*WORK REQUEST*: Would it be possible to reproduce every entry exactly, please?

Collected data entries
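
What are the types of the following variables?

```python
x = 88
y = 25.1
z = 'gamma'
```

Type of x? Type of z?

x is assigned a bare integer (no decimal point), so it is an int; z is assigned a quoted string literal, so it is a str

int, str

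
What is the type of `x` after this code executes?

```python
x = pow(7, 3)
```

pow(int, int) returns int

int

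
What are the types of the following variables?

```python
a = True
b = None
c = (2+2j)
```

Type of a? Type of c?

a is assigned the constant True, which has type bool; c is assigned (2+2j), an int plus an imaginary literal (j suffix), which evaluates to complex

bool, complex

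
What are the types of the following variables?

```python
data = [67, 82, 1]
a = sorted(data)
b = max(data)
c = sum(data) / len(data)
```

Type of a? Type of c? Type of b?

sorted() returns list; int / int = float; max of ints returns int

list, float, int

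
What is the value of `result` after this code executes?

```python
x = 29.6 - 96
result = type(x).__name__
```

x is float; result = 'float'

'float'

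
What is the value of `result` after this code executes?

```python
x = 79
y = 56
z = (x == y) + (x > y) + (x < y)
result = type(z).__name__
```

x is int; y is int; z is int; result = 'int'

'int'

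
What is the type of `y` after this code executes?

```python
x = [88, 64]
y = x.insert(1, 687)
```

list.insert() returns None

NoneType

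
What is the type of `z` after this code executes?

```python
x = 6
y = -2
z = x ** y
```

int ** negative = float

float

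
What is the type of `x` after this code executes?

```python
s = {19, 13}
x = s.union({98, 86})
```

set.union() returns a new set

set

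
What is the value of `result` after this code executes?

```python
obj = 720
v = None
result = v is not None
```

obj = 720; v = None; result = False

False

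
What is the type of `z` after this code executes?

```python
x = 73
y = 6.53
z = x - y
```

int - float = float

float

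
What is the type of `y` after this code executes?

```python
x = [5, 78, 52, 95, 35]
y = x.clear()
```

list.clear() returns None

NoneType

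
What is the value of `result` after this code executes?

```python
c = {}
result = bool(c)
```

c = {}; result = False

False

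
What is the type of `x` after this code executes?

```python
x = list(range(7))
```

list(range()) returns list

list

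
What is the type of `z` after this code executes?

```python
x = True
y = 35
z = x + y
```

bool + int = int (bool is subclass of int)

int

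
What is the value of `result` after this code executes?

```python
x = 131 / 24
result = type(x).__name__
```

x is float; result = 'float'

'float'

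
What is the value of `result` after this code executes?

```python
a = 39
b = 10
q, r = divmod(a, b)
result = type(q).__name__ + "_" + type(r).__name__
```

a is int; b is int; q is int; r is int; result = 'int_int'

'int_int'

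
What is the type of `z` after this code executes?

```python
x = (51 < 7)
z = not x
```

'not' returns bool

bool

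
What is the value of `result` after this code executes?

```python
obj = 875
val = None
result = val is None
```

obj = 875; val = None; result = True

True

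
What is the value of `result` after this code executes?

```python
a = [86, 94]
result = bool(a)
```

a = [86, 94]; result = True

True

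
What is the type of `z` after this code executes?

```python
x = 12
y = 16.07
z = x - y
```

int - float = float

float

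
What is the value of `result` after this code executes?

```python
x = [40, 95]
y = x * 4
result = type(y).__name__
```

x is list; y is list; result = 'list'

'list'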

*OUTPUT FOR THIS TASK*:
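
What are the types of the following variables?

```python
x = 88
y = 25.1
z = 'gamma'
```

Type of x? Type of z?

x is assigned a bare integer (no decimal point), so it is an int; z is assigned a quoted string literal, so it is a str

int, str

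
What is the type of `x` after this code executes?

```python
x = pow(7, 3)
```

pow(int, int) returns int

int

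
What are the types of the following variables?

```python
a = True
b = None
c = (2+2j)
```

Type of a? Type of c?

a is assigned the constant True, which has type bool; c is assigned (2+2j), an int plus an imaginary literal (j suffix), which evaluates to complex

bool, complex

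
What are the types of the following variables?

```python
data = [67, 82, 1]
a = sorted(data)
b = max(data)
c = sum(data) / len(data)
```

Type of a? Type of c? Type of b?

sorted() returns list; int / int = float; max of ints returns int

list, float, int

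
What is the value of `result` after this code executes?

```python
x = 29.6 - 96
result = type(x).__name__
```

x is float; result = 'float'

'float'

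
What is the value of `result` after this code executes?

```python
x = 79
y = 56
z = (x == y) + (x > y) + (x < y)
result = type(z).__name__
```

x is int; y is int; z is int; result = 'int'

'int'

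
What is the type of `y` after this code executes?

```python
x = [88, 64]
y = x.insert(1, 687)
```

list.insert() returns None

NoneType

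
What is the type of `z` after this code executes?

```python
x = 6
y = -2
z = x ** y
```

int ** negative = float

float

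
What is the type of `x` after this code executes?

```python
s = {19, 13}
x = s.union({98, 86})
```

set.union() returns a new set

set

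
What is the value of `result` after this code executes?

```python
obj = 720
v = None
result = v is not None
```

obj = 720; v = None; result = False

False

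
What is the type of `z` after this code executes?

```python
x = 73
y = 6.53
z = x - y
```

int - float = float

float

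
What is the type of `y` after this code executes?

```python
x = [5, 78, 52, 95, 35]
y = x.clear()
```

list.clear() returns None

NoneType

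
What is the value of `result` after this code executes?

```python
c = {}
result = bool(c)
```

c = {}; result = False

False

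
What is the type of `x` after this code executes?

```python
x = list(range(7))
```

list(range()) returns list

list

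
What is the type of `z` after this code executes?

```python
x = True
y = 35
z = x + y
```

bool + int = int (bool is subclass of int)

int

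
What is the value of `result` after this code executes?

```python
x = 131 / 24
result = type(x).__name__
```

x is float; result = 'float'

'float'

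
What is the value of `result` after this code executes?

```python
a = 39
b = 10
q, r = divmod(a, b)
result = type(q).__name__ + "_" + type(r).__name__
```

a is int; b is int; q is int; r is int; result = 'int_int'

'int_int'

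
What is the type of `z` after this code executes?

```python
x = (51 < 7)
z = not x
```

'not' returns bool

bool

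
What is the value of `result` after this code executes?

```python
obj = 875
val = None
result = val is None
```

obj = 875; val = None; result = True

True

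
What is the value of `result` after this code executes?

```python
a = [86, 94]
result = bool(a)
```

a = [86, 94]; result = True

True

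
What is the type of `z` after this code executes?

```python
x = 12
y = 16.07
z = x - y
```

int - float = float

float

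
What is the value of `result` after this code executes?

```python
x = [40, 95]
y = x * 4
result = type(y).__name__
```

x is list; y is list; result = 'list'

'list'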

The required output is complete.